──────── SUPPLIED DATA ────────
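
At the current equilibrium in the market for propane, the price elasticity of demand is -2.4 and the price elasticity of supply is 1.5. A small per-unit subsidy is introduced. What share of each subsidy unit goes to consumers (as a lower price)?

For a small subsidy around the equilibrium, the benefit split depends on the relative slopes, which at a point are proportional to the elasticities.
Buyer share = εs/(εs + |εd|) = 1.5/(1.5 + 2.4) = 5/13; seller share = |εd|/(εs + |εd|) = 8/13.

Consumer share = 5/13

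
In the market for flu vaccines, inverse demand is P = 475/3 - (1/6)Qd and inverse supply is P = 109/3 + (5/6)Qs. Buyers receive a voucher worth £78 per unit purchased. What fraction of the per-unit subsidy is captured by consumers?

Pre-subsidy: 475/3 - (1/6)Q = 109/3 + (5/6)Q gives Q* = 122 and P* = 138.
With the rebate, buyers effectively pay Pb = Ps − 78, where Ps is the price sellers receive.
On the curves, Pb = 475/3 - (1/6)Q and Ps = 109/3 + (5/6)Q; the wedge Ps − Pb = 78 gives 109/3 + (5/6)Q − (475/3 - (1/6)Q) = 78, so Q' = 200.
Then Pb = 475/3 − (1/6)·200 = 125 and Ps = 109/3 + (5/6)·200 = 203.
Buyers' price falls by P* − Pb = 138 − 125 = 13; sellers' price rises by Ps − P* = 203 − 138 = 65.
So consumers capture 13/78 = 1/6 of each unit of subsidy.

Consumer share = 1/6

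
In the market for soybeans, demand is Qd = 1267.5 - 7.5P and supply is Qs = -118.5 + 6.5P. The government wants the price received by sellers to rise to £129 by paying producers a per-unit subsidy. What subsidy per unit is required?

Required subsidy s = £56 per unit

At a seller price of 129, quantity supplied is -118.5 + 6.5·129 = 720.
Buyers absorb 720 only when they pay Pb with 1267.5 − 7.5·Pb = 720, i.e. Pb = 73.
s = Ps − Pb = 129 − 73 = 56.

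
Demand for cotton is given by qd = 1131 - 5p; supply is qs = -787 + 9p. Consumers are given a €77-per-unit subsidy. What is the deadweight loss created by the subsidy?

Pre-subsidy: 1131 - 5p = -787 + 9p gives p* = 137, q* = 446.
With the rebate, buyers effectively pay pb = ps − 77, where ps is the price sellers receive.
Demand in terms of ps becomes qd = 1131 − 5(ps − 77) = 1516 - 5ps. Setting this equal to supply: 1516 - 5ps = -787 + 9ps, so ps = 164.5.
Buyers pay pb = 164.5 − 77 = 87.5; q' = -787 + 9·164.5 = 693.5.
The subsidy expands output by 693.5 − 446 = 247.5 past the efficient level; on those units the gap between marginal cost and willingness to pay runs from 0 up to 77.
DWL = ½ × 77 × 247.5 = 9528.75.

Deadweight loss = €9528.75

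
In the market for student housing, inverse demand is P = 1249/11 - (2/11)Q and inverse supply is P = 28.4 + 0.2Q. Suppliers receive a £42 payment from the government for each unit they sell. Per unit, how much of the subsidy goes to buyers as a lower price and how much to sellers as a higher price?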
────────
_TASK STATEMENT_
Set out every record in full, exactly as given.

_TASK SOLUTION_
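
At the current equilibrium in the market for propane, the price elasticity of demand is -2.4 and the price elasticity of supply is 1.5. A small per-unit subsidy is introduced. What share of each subsidy unit goes to consumers (as a lower price)?

For a small subsidy around the equilibrium, the benefit split depends on the relative slopes, which at a point are proportional to the elasticities.
Buyer share = εs/(εs + |εd|) = 1.5/(1.5 + 2.4) = 5/13; seller share = |εd|/(εs + |εd|) = 8/13.

Consumer share = 5/13

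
In the market for flu vaccines, inverse demand is P = 475/3 - (1/6)Qd and inverse supply is P = 109/3 + (5/6)Qs. Buyers receive a voucher worth £78 per unit purchased. What fraction of the per-unit subsidy is captured by consumers?

Pre-subsidy: 475/3 - (1/6)Q = 109/3 + (5/6)Q gives Q* = 122 and P* = 138.
With the rebate, buyers effectively pay Pb = Ps − 78, where Ps is the price sellers receive.
On the curves, Pb = 475/3 - (1/6)Q and Ps = 109/3 + (5/6)Q; the wedge Ps − Pb = 78 gives 109/3 + (5/6)Q − (475/3 - (1/6)Q) = 78, so Q' = 200.
Then Pb = 475/3 − (1/6)·200 = 125 and Ps = 109/3 + (5/6)·200 = 203.
Buyers' price falls by P* − Pb = 138 − 125 = 13; sellers' price rises by Ps − P* = 203 − 138 = 65.
So consumers capture 13/78 = 1/6 of each unit of subsidy.

Consumer share = 1/6

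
In the market for soybeans, demand is Qd = 1267.5 - 7.5P and supply is Qs = -118.5 + 6.5P. The government wants the price received by sellers to rise to £129 by paying producers a per-unit subsidy. What subsidy per unit is required?

Required subsidy s = £56 per unit

At a seller price of 129, quantity supplied is -118.5 + 6.5·129 = 720.
Buyers absorb 720 only when they pay Pb with 1267.5 − 7.5·Pb = 720, i.e. Pb = 73.
s = Ps − Pb = 129 − 73 = 56.

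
Demand for cotton is given by qd = 1131 - 5p; supply is qs = -787 + 9p. Consumers are given a €77-per-unit subsidy. What is the deadweight loss created by the subsidy?

Pre-subsidy: 1131 - 5p = -787 + 9p gives p* = 137, q* = 446.
With the rebate, buyers effectively pay pb = ps − 77, where ps is the price sellers receive.
Demand in terms of ps becomes qd = 1131 − 5(ps − 77) = 1516 - 5ps. Setting this equal to supply: 1516 - 5ps = -787 + 9ps, so ps = 164.5.
Buyers pay pb = 164.5 − 77 = 87.5; q' = -787 + 9·164.5 = 693.5.
The subsidy expands output by 693.5 − 446 = 247.5 past the efficient level; on those units the gap between marginal cost and willingness to pay runs from 0 up to 77.
DWL = ½ × 77 × 247.5 = 9528.75.

Deadweight loss = €9528.75

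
In the market for student housing, inverse demand is P = 1249/11 - (2/11)Q and inverse supply is P = 28.4 + 0.2Q. Suppliers receive a £42 payment from the government for each unit they sell. Per unit, how much of the subsidy goes to buyers as a lower price and how much to sellers as a higher price?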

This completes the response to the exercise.